- _The problem_
In the data below, find the line containing "For −u'' = f", then set down that line and every later line up to and including the line containing "Check the integration-by-parts", exactly.

[Stored items]
__________________________________________________

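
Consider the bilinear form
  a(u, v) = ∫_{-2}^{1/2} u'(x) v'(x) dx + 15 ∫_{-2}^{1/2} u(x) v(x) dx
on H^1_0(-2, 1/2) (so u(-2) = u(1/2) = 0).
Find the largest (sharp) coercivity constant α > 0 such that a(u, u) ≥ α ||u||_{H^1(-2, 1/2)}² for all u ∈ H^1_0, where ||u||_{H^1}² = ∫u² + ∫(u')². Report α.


α = 1

Coercivity of a(·,·) on H^1_0(-2, 1/2) means a(u, u) ≥ α ||u||_{H^1}² for every u ∈ H^1_0.
The interval has length L = 5/2, and Poincaré/coercivity depend only on L. Here a(u, u) = ∫(u')² + (15)·∫u².
Here c = 15 ≥ 1, so a(u,u) = ∫(u')² + c∫u² ≥ ∫(u')² + ∫u² = ||u||_{H^1}², i.e. α = 1 works. No larger α is possible: a(u,u) ≥ α||u||_{H^1}² means (1−α)∫(u')² ≥ (α−c)∫u², and for the modes u_n = sin(nπ(x−x₀)/L) (x₀ the left endpoint) one has ∫u_n²/∫(u_n')² = (L/(nπ))² → 0, so a(u_n,u_n)/||u_n||_{H^1}² → 1. Hence the optimal constant is α = 1.
Therefore α = 1.


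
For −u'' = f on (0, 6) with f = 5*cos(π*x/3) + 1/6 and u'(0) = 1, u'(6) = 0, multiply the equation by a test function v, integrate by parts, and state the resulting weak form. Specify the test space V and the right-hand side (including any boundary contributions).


V = H^1(0, 6) (v unrestricted at boundary; u is determined up to an additive constant); weak form: ∫_0^6 u'v' dx = ∫_0^6 (5*cos(π*x/3) + 1/6) v dx − v(0) for all v ∈ V.

Multiply both sides by a test function v and integrate from 0 to 6:
  ∫_0^6 −u''(x) v(x) dx = ∫_0^6 f(x) v(x) dx.
Integrate the LHS by parts once:
  ∫_0^6 −u'' v dx = −[u'(x) v(x)]_0^6 + ∫_0^6 u'(x) v'(x) dx.
Thus ∫_0^6 u'(x) v'(x) dx = ∫_0^6 f(x) v(x) dx + [u'(x) v(x)]_0^6.
Choose V so that boundary terms are either known or forced to vanish.
u has inhomogeneous Neumann u'(0) = 1, u'(6) = 0. [u' v]_0^6 = (0)·v(6) − (1)·v(0) = − v(0). Take V = H^1(0, 6); boundary term becomes part of RHS.
Weak formulation: find u (satisfying any essential BC) such that ∫_0^6 u'(x) v'(x) dx = ∫_0^6 f v dx − v(0) for all v ∈ V (Neumann data are natural BCs: they enter the RHS as boundary terms).
Substituting f(x) = 5*cos(π*x/3) + 1/6, the right-hand side is ∫_0^6 (5*cos(π*x/3) + 1/6) v dx − v(0).
Compatibility check (pure Neumann): taking v ≡ 1 ∈ V gives 0 = ∫_0^6 f dx + (0) − (1), i.e. ∫_0^6 f dx must equal u'(0) − u'(6) = 1. Indeed ∫_0^6 (5*cos(π*x/3) + 1/6) dx = 1, so the data are compatible. The solution is then unique only up to an additive constant (fix it e.g. by requiring ∫_0^6 u dx = 0).


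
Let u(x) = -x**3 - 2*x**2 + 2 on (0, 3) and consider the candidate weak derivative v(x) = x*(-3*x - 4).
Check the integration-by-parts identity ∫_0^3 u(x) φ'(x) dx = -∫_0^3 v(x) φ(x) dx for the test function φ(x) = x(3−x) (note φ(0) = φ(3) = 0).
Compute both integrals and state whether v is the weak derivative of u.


LHS = 1269/20, RHS = 1269/20. Yes, v = u' weakly.

u(x) = -x**3 - 2*x**2 + 2, classical derivative u'(x) = -3*x**2 - 4*x.
φ(x) = x(3−x), so φ'(x) = 3 - 2*x.
Note φ(0) = φ(3) = 0, so the boundary term u·φ vanishes.
LHS = ∫_0^3 u(x) φ'(x) dx = ∫_0^3 (2*x^4 + x^3 - 6*x^2 - 4*x + 6) dx. Term by term:
  ∫_0^3 2*x^4 dx = 486/5;  ∫_0^3 x^3 dx = 81/4;  ∫_0^3 -6*x^2 dx = -54;
  ∫_0^3 -4*x dx = -18;  ∫_0^3 6 dx = 18.
Sum: 486/5 + 81/4 − 54 − 18 + 18 = 1269/20.
So LHS = 1269/20.
∫_0^3 v(x) φ(x) dx = ∫_0^3 (3*x^4 - 5*x^3 - 12*x^2) dx. Term by term:
  ∫_0^3 3*x^4 dx = 729/5;  ∫_0^3 -5*x^3 dx = -405/4;  ∫_0^3 -12*x^2 dx = -108.
Sum: 729/5 − 405/4 − 108 = -1269/20.
So RHS = -∫_0^3 v(x) φ(x) dx = 1269/20.
LHS = RHS, so the identity holds for this test φ.
Moreover u is smooth here and v(x) = u'(x) = -3*x**2 - 4*x pointwise, so the identity holds for every test function. Hence v is the weak derivative of u.


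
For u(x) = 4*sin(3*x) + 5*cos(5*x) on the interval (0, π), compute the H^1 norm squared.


||u||_{H^1(0,π)}^2 = 405*π

u'(x) = -25*sin(5*x) + 12*cos(3*x).
Expand u² and (u')² and integrate term by term on (0, π), using: for integers n ≥ 1, ∫_0^π sin²(nx) dx = ∫_0^π cos²(nx) dx = π/2; for n ≠ n', ∫_0^π sin(nx)sin(n'x) dx = ∫_0^π cos(nx)cos(n'x) dx = 0; and by product-to-sum, ∫_0^π sin(nx)cos(n'x) dx = ½∫_0^π [sin((n+n')x) + sin((n−n')x)] dx, which is 0 when n+n' is even and 2n/(n²−n'²) when n+n' is odd (it need not vanish on (0, π)).
  u² squared terms: (4)²·∫sin(3x)² dx = 16·π/2 = 8*π;  (5)²·∫cos(5x)² dx = 25·π/2 = 25*π/2.
  u² cross terms: 2·(4)·(5)·∫sin(3x)·cos(5x) dx = 40·(0) = 0.
  So ∫_0^π u² dx = 8*π + 25*π/2 + 0 = 41*π/2.
  (u')² squared terms: (-25)²·∫sin(5x)² dx = 625·π/2 = 625*π/2;  (12)²·∫cos(3x)² dx = 144·π/2 = 72*π.
  (u')² cross terms: 2·(-25)·(12)·∫sin(5x)·cos(3x) dx = -600·(0) = 0.
  So ∫_0^π (u')² dx = 625*π/2 + 72*π + 0 = 769*π/2.
||u||_{H^1}^2 = (41*π/2) + (769*π/2) = 405*π.


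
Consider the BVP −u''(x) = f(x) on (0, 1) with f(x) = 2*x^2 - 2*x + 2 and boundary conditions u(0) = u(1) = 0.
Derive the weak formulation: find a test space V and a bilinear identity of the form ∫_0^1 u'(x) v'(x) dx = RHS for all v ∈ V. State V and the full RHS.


V = H^1_0(0, 1) (so v(0) = v(1) = 0); weak form: ∫_0^1 u'v' dx = ∫_0^1 (2*x^2 - 2*x + 2) v dx for all v ∈ V.

Multiply both sides by a test function v and integrate from 0 to 1:
  ∫_0^1 −u''(x) v(x) dx = ∫_0^1 f(x) v(x) dx.
Integrate the LHS by parts once:
  ∫_0^1 −u'' v dx = −[u'(x) v(x)]_0^1 + ∫_0^1 u'(x) v'(x) dx.
Thus ∫_0^1 u'(x) v'(x) dx = ∫_0^1 f(x) v(x) dx + [u'(x) v(x)]_0^1.
Choose V so that boundary terms are either known or forced to vanish.
u is Dirichlet: u(0) = u(1) = 0. Let V = H^1_0(0, 1); then v(0) = v(1) = 0, and [u' v]_0^1 = 0.
Weak formulation: find u (satisfying any essential BC) such that ∫_0^1 u'(x) v'(x) dx = ∫_0^1 f v dx for all v ∈ V.
Substituting f(x) = 2*x^2 - 2*x + 2, the right-hand side is ∫_0^1 (2*x^2 - 2*x + 2) v dx.


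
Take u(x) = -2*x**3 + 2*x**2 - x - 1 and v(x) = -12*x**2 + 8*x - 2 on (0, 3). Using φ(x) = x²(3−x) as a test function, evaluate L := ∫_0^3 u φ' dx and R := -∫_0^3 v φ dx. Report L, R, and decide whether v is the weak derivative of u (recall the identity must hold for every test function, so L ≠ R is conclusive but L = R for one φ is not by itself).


LHS = 2079/20, RHS = 2079/10. No, v is not the weak derivative of u.

u(x) = -2*x**3 + 2*x**2 - x - 1, classical derivative u'(x) = -6*x**2 + 4*x - 1.
φ(x) = x²(3−x), so φ'(x) = 3*x*(2 - x).
Note φ(0) = φ(3) = 0, so the boundary term u·φ vanishes.
LHS = ∫_0^3 u(x) φ'(x) dx = ∫_0^3 (6*x^5 - 18*x^4 + 15*x^3 - 3*x^2 - 6*x) dx. Term by term:
  ∫_0^3 6*x^5 dx = 729;  ∫_0^3 -18*x^4 dx = -4374/5;  ∫_0^3 15*x^3 dx = 1215/4;
  ∫_0^3 -3*x^2 dx = -27;  ∫_0^3 -6*x dx = -27.
Sum: 729 − 4374/5 + 1215/4 − 27 − 27 = 2079/20.
So LHS = 2079/20.
∫_0^3 v(x) φ(x) dx = ∫_0^3 (12*x^5 - 44*x^4 + 26*x^3 - 6*x^2) dx. Term by term:
  ∫_0^3 12*x^5 dx = 1458;  ∫_0^3 -44*x^4 dx = -10692/5;  ∫_0^3 26*x^3 dx = 1053/2;
  ∫_0^3 -6*x^2 dx = -54.
Sum: 1458 − 10692/5 + 1053/2 − 54 = -2079/10.
So RHS = -∫_0^3 v(x) φ(x) dx = 2079/10.
LHS − RHS = -2079/20 ≠ 0, so the identity fails.
(For a valid weak derivative the identity must hold for EVERY test function, in particular this one. The failure shows v is NOT the weak derivative of u.)
Correct weak derivative would be u'(x) = -6*x**2 + 4*x - 1.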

__________________________________________________

- _Exercise response_
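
For −u'' = f on (0, 6) with f = 5*cos(π*x/3) + 1/6 and u'(0) = 1, u'(6) = 0, multiply the equation by a test function v, integrate by parts, and state the resulting weak form. Specify the test space V and the right-hand side (including any boundary contributions).


V = H^1(0, 6) (v unrestricted at boundary; u is determined up to an additive constant); weak form: ∫_0^6 u'v' dx = ∫_0^6 (5*cos(π*x/3) + 1/6) v dx − v(0) for all v ∈ V.

Multiply both sides by a test function v and integrate from 0 to 6:
  ∫_0^6 −u''(x) v(x) dx = ∫_0^6 f(x) v(x) dx.
Integrate the LHS by parts once:
  ∫_0^6 −u'' v dx = −[u'(x) v(x)]_0^6 + ∫_0^6 u'(x) v'(x) dx.
Thus ∫_0^6 u'(x) v'(x) dx = ∫_0^6 f(x) v(x) dx + [u'(x) v(x)]_0^6.
Choose V so that boundary terms are either known or forced to vanish.
u has inhomogeneous Neumann u'(0) = 1, u'(6) = 0. [u' v]_0^6 = (0)·v(6) − (1)·v(0) = − v(0). Take V = H^1(0, 6); boundary term becomes part of RHS.
Weak formulation: find u (satisfying any essential BC) such that ∫_0^6 u'(x) v'(x) dx = ∫_0^6 f v dx − v(0) for all v ∈ V (Neumann data are natural BCs: they enter the RHS as boundary terms).
Substituting f(x) = 5*cos(π*x/3) + 1/6, the right-hand side is ∫_0^6 (5*cos(π*x/3) + 1/6) v dx − v(0).
Compatibility check (pure Neumann): taking v ≡ 1 ∈ V gives 0 = ∫_0^6 f dx + (0) − (1), i.e. ∫_0^6 f dx must equal u'(0) − u'(6) = 1. Indeed ∫_0^6 (5*cos(π*x/3) + 1/6) dx = 1, so the data are compatible. The solution is then unique only up to an additive constant (fix it e.g. by requiring ∫_0^6 u dx = 0).


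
Let u(x) = -x**3 - 2*x**2 + 2 on (0, 3) and consider the candidate weak derivative v(x) = x*(-3*x - 4).
Check the integration-by-parts identity ∫_0^3 u(x) φ'(x) dx = -∫_0^3 v(x) φ(x) dx for the test function φ(x) = x(3−x) (note φ(0) = φ(3) = 0).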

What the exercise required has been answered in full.